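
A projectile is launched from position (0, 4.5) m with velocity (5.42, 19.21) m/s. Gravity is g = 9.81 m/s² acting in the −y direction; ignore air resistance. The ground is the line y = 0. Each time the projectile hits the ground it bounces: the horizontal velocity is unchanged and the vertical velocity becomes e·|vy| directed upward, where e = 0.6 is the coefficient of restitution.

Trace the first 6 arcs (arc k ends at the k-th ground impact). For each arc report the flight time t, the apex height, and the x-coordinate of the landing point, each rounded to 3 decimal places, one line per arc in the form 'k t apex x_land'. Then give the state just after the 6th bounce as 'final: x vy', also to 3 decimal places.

1 4.138 23.309 22.429
2 2.616 8.391 36.607
3 1.570 3.021 45.114
4 0.942 1.087 50.218
5 0.565 0.391 53.280
6 0.339 0.141 55.118
final: 55.118 0.998

Arc 1: start y=4.500, vy=19.210 → t=4.138, apex=23.309, x_land=22.429, impact vy=-21.385
  bounce: vy ← 0.6·21.385 = 12.831
Arc 2: start y=0.000, vy=12.831 → t=2.616, apex=8.391, x_land=36.607, impact vy=-12.831
  bounce: vy ← 0.6·12.831 = 7.699
Arc 3: start y=0.000, vy=7.699 → t=1.570, apex=3.021, x_land=45.114, impact vy=-7.699
  bounce: vy ← 0.6·7.699 = 4.619
Arc 4: start y=0.000, vy=4.619 → t=0.942, apex=1.087, x_land=50.218, impact vy=-4.619
  bounce: vy ← 0.6·4.619 = 2.771
Arc 5: start y=0.000, vy=2.771 → t=0.565, apex=0.391, x_land=53.280, impact vy=-2.771
  bounce: vy ← 0.6·2.771 = 1.663
Arc 6: start y=0.000, vy=1.663 → t=0.339, apex=0.141, x_land=55.118, impact vy=-1.663
  bounce: vy ← 0.6·1.663 = 0.998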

> _What to do_
Word for word, write out each of the records above.

> _Answer area_
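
A projectile is launched from position (0, 4.5) m with velocity (5.42, 19.21) m/s. Gravity is g = 9.81 m/s² acting in the −y direction; ignore air resistance. The ground is the line y = 0. Each time the projectile hits the ground it bounces: the horizontal velocity is unchanged and the vertical velocity becomes e·|vy| directed upward, where e = 0.6 is the coefficient of restitution.

Trace the first 6 arcs (arc k ends at the k-th ground impact). For each arc report the flight time t, the apex height, and the x-coordinate of the landing point, each rounded to 3 decimal places, one line per arc in the form 'k t apex x_land'. Then give the state just after the 6th bounce as 'final: x vy', also to 3 decimal places.

1 4.138 23.309 22.429
2 2.616 8.391 36.607
3 1.570 3.021 45.114
4 0.942 1.087 50.218
5 0.565 0.391 53.280
6 0.339 0.141 55.118
final: 55.118 0.998

Arc 1: start y=4.500, vy=19.210 → t=4.138, apex=23.309, x_land=22.429, impact vy=-21.385
  bounce: vy ← 0.6·21.385 = 12.831
Arc 2: start y=0.000, vy=12.831 → t=2.616, apex=8.391, x_land=36.607, impact vy=-12.831
  bounce: vy ← 0.6·12.831 = 7.699
Arc 3: start y=0.000, vy=7.699 → t=1.570, apex=3.021, x_land=45.114, impact vy=-7.699
  bounce: vy ← 0.6·7.699 = 4.619
Arc 4: start y=0.000, vy=4.619 → t=0.942, apex=1.087, x_land=50.218, impact vy=-4.619
  bounce: vy ← 0.6·4.619 = 2.771
Arc 5: start y=0.000, vy=2.771 → t=0.565, apex=0.391, x_land=53.280, impact vy=-2.771
  bounce: vy ← 0.6·2.771 = 1.663
Arc 6: start y=0.000, vy=1.663 → t=0.339, apex=0.141, x_land=55.118, impact vy=-1.663
  bounce: vy ← 0.6·1.663 = 0.998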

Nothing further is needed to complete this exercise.